All entries should be output exactly as they stand.

DATA RECORDS:
================

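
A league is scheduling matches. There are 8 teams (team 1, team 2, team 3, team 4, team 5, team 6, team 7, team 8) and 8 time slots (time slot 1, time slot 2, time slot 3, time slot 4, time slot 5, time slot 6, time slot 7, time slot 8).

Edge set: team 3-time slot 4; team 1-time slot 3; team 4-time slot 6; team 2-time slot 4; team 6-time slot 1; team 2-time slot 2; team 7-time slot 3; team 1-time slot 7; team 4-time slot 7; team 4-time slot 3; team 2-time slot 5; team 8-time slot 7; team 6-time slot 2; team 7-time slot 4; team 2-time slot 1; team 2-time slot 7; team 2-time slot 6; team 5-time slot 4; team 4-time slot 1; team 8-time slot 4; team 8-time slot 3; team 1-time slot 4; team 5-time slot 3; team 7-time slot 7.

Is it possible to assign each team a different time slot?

The set {team 1, team 3, team 5, team 7, team 8} has only 3 neighbours ({time slot 3, time slot 4, time slot 7}), so by Hall's theorem at most 6 of the 8 teams can be matched.
Hence no matching covers every team.

No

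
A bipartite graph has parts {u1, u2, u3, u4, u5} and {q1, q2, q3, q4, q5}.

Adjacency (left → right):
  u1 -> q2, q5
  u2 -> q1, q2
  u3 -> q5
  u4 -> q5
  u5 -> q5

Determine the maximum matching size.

3

For example, pair u1–q2, u2–q1, u3–q5.
The set {u3, u4, u5} has only 1 neighbour ({q5}), so by Hall's theorem at most 3 of the 5 left vertices can be matched.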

================

RESULT OF THIS EXERCISE:
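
A league is scheduling matches. There are 8 teams (team 1, team 2, team 3, team 4, team 5, team 6, team 7, team 8) and 8 time slots (time slot 1, time slot 2, time slot 3, time slot 4, time slot 5, time slot 6, time slot 7, time slot 8).

Edge set: team 3-time slot 4; team 1-time slot 3; team 4-time slot 6; team 2-time slot 4; team 6-time slot 1; team 2-time slot 2; team 7-time slot 3; team 1-time slot 7; team 4-time slot 7; team 4-time slot 3; team 2-time slot 5; team 8-time slot 7; team 6-time slot 2; team 7-time slot 4; team 2-time slot 1; team 2-time slot 7; team 2-time slot 6; team 5-time slot 4; team 4-time slot 1; team 8-time slot 4; team 8-time slot 3; team 1-time slot 4; team 5-time slot 3; team 7-time slot 7.

Is it possible to assign each team a different time slot?

The set {team 1, team 3, team 5, team 7, team 8} has only 3 neighbours ({time slot 3, time slot 4, time slot 7}), so by Hall's theorem at most 6 of the 8 teams can be matched.
Hence no matching covers every team.

No

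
A bipartite graph has parts {u1, u2, u3, u4, u5} and {q1, q2, q3, q4, q5}.

Adjacency (left → right):
  u1 -> q2, q5
  u2 -> q1, q2
  u3 -> q5
  u4 -> q5
  u5 -> q5

Determine the maximum matching size.

3

For example, pair u1–q2, u2–q1, u3–q5.
The set {u3, u4, u5} has only 1 neighbour ({q5}), so by Hall's theorem at most 3 of the 5 left vertices can be matched.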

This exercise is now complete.